### Task prompt
Produce the listing below again, exactly as shown.
══════════════════════════════
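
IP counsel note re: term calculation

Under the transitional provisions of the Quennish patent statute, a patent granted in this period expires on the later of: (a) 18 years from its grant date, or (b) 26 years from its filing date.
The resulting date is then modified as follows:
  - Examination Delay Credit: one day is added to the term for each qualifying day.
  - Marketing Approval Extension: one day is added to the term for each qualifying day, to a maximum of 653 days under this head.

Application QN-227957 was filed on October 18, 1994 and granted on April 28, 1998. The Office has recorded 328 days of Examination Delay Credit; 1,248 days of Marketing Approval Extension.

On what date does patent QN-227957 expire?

June 26, 2023

(a) grant + 18 years → 28 April 2016.
(b) filing + 26 years → 18 October 2020.
Later of the two: 18 October 2020.
Examination Delay Credit: +328 days → 11 September 2021.
Marketing Approval Extension: 1248 days claimed exceeds the 653-day cap, so +653 days → 26 June 2023.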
══════════════════════════════
### Response below
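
IP counsel note re: term calculation

Under the transitional provisions of the Quennish patent statute, a patent granted in this period expires on the later of: (a) 18 years from its grant date, or (b) 26 years from its filing date.
The resulting date is then modified as follows:
  - Examination Delay Credit: one day is added to the term for each qualifying day.
  - Marketing Approval Extension: one day is added to the term for each qualifying day, to a maximum of 653 days under this head.

Application QN-227957 was filed on October 18, 1994 and granted on April 28, 1998. The Office has recorded 328 days of Examination Delay Credit; 1,248 days of Marketing Approval Extension.

On what date does patent QN-227957 expire?

June 26, 2023

(a) grant + 18 years → 28 April 2016.
(b) filing + 26 years → 18 October 2020.
Later of the two: 18 October 2020.
Examination Delay Credit: +328 days → 11 September 2021.
Marketing Approval Extension: 1248 days claimed exceeds the 653-day cap, so +653 days → 26 June 2023.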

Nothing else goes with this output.